(Beginning of GIVEN INFORMATION)

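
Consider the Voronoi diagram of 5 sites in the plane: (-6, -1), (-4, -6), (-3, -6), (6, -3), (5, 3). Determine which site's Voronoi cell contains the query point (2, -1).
Nearest site = (6, -3)

The Voronoi cell of site s contains exactly those query points closer to s than to any other site. Compute squared distances from q = (2, -1) to each site:
  (6 − 2)² + (-3 − -1)² = 20
  (5 − 2)² + (3 − -1)² = 25
  (-3 − 2)² + (-6 − -1)² = 50
  (-4 − 2)² + (-6 − -1)² = 61
  (-6 − 2)² + (-1 − -1)² = 64
Minimum is attained by (6, -3), so q lies in its Voronoi cell.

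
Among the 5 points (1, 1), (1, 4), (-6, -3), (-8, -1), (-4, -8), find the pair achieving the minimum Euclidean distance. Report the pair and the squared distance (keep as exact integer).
Pair = ((-6, -3), (-8, -1)); squared distance = 8

Compute all C(5, 2) = 10 pairwise squared distances (x_i − x_j)² + (y_i − y_j)². The minimum is 8, attained by the pair ((-6, -3), (-8, -1)).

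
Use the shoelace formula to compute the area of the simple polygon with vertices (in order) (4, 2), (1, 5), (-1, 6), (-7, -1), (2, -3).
Area = 111/2

Shoelace formula: Area = (1/2) |Σ_i (x_i · y_{i+1} − x_{i+1} · y_i)| (indices mod n). Compute each cross term:
  (4)(5) − (1)(2) = 18
  (1)(6) − (-1)(5) = 11
  (-1)(-1) − (-7)(6) = 43
  (-7)(-3) − (2)(-1) = 23
  (2)(2) − (4)(-3) = 16
Sum = 111, so (signed) Area = 111/2 = 111/2, |Area| = 111/2.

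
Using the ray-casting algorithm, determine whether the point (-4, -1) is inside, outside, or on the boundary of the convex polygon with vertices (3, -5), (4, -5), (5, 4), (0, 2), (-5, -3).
The point (-4, -1) lies strictly outside the polygon

Cast a horizontal ray to the right from the query point and count how many polygon edges it crosses (each edge strictly once or zero times, handled with the usual half-open convention). 
Parity of crossings → even ⇒ outside.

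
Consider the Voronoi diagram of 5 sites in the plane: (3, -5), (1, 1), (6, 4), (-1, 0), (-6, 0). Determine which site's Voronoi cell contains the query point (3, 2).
Nearest site = (1, 1)

The Voronoi cell of site s contains exactly those query points closer to s than to any other site. Compute squared distances from q = (3, 2) to each site:
  (1 − 3)² + (1 − 2)² = 5
  (6 − 3)² + (4 − 2)² = 13
  (-1 − 3)² + (0 − 2)² = 20
  (3 − 3)² + (-5 − 2)² = 49
  (-6 − 3)² + (0 − 2)² = 85
Minimum is attained by (1, 1), so q lies in its Voronoi cell.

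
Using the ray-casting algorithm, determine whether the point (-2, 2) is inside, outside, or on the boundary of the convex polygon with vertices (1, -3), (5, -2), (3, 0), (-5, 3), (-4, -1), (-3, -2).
The point (-2, 2) lies strictly outside the polygon

Cast a horizontal ray to the right from the query point and count how many polygon edges it crosses (each edge strictly once or zero times, handled with the usual half-open convention). 
Parity of crossings → even ⇒ outside.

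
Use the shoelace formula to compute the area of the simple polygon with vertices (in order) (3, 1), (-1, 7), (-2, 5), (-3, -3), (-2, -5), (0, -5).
Area = 43

Shoelace formula: Area = (1/2) |Σ_i (x_i · y_{i+1} − x_{i+1} · y_i)| (indices mod n). Compute each cross term:
  (3)(7) − (-1)(1) = 22
  (-1)(5) − (-2)(7) = 9
  (-2)(-3) − (-3)(5) = 21
  (-3)(-5) − (-2)(-3) = 9
  (-2)(-5) − (0)(-5) = 10
  (0)(1) − (3)(-5) = 15
Sum = 86, so (signed) Area = 86/2 = 43, |Area| = 43.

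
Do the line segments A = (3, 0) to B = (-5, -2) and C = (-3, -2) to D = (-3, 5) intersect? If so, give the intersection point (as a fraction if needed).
Yes; intersection at (-3, -3/2) (t = 3/4 on AB, s = 1/14 on CD)

Parametrize AB as A + t(B − A) = (3 + -8 t, 0 + -2 t) and CD as C + s(D − C) = (-3 + 0 s, -2 + 7 s). Solve the linear system for (t, s). Determinant = 56 ≠ 0, so a unique intersection of the containing lines exists. Solution: t = 3/4, s = 1/14 — both in [0, 1], so the segments cross. Intersection point: (-3, -3/2).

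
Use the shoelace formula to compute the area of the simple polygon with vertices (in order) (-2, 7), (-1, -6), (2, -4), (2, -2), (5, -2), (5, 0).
Area = 45

Shoelace formula: Area = (1/2) |Σ_i (x_i · y_{i+1} − x_{i+1} · y_i)| (indices mod n). Compute each cross term:
  (-2)(-6) − (-1)(7) = 19
  (-1)(-4) − (2)(-6) = 16
  (2)(-2) − (2)(-4) = 4
  (2)(-2) − (5)(-2) = 6
  (5)(0) − (5)(-2) = 10
  (5)(7) − (-2)(0) = 35
Sum = 90, so (signed) Area = 90/2 = 45, |Area| = 45.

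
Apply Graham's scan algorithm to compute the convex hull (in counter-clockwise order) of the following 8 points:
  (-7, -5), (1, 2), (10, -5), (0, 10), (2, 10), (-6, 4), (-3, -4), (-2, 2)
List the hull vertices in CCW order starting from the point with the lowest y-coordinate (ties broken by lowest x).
Hull (CCW) = [(-7, -5), (10, -5), (2, 10), (0, 10), (-6, 4)]

Graham scan procedure:
  1. Find the pivot p₀ = point with lowest y (tie → lowest x): (-7, -5).
  2. Sort the remaining points by polar angle around p₀.
  3. Walk through sorted points, maintaining a stack; pop the top while the last three entries make a non-left turn (cross product ≤ 0).
  4. Final stack is the convex hull in CCW order: (-7, -5), (10, -5), (2, 10), (0, 10), (-6, 4).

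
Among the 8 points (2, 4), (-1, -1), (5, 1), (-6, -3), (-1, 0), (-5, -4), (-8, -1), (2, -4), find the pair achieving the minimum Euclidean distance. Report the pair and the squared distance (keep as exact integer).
Pair = ((-1, -1), (-1, 0)); squared distance = 1

Compute all C(8, 2) = 28 pairwise squared distances (x_i − x_j)² + (y_i − y_j)². The minimum is 1, attained by the pair ((-1, -1), (-1, 0)).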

(End of GIVEN INFORMATION)

YOUR INSTRUCTIONS: Print precisely the lines from the one with "-2), (5, -2), (5, 0)." through the end of the data above, adding nothing.

RESULT:
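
Use the shoelace formula to compute the area of the simple polygon with vertices (in order) (-2, 7), (-1, -6), (2, -4), (2, -2), (5, -2), (5, 0).
Area = 45

Shoelace formula: Area = (1/2) |Σ_i (x_i · y_{i+1} − x_{i+1} · y_i)| (indices mod n). Compute each cross term:
  (-2)(-6) − (-1)(7) = 19
  (-1)(-4) − (2)(-6) = 16
  (2)(-2) − (2)(-4) = 4
  (2)(-2) − (5)(-2) = 6
  (5)(0) − (5)(-2) = 10
  (5)(7) − (-2)(0) = 35
Sum = 90, so (signed) Area = 90/2 = 45, |Area| = 45.

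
Apply Graham's scan algorithm to compute the convex hull (in counter-clockwise order) of the following 8 points:
  (-7, -5), (1, 2), (10, -5), (0, 10), (2, 10), (-6, 4), (-3, -4), (-2, 2)
List the hull vertices in CCW order starting from the point with the lowest y-coordinate (ties broken by lowest x).
Hull (CCW) = [(-7, -5), (10, -5), (2, 10), (0, 10), (-6, 4)]

Graham scan procedure:
  1. Find the pivot p₀ = point with lowest y (tie → lowest x): (-7, -5).
  2. Sort the remaining points by polar angle around p₀.
  3. Walk through sorted points, maintaining a stack; pop the top while the last three entries make a non-left turn (cross product ≤ 0).
  4. Final stack is the convex hull in CCW order: (-7, -5), (10, -5), (2, 10), (0, 10), (-6, 4).

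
Among the 8 points (2, 4), (-1, -1), (5, 1), (-6, -3), (-1, 0), (-5, -4), (-8, -1), (2, -4), find the pair achieving the minimum Euclidean distance. Report the pair and the squared distance (keep as exact integer).
Pair = ((-1, -1), (-1, 0)); squared distance = 1

Compute all C(8, 2) = 28 pairwise squared distances (x_i − x_j)² + (y_i − y_j)². The minimum is 1, attained by the pair ((-1, -1), (-1, 0)).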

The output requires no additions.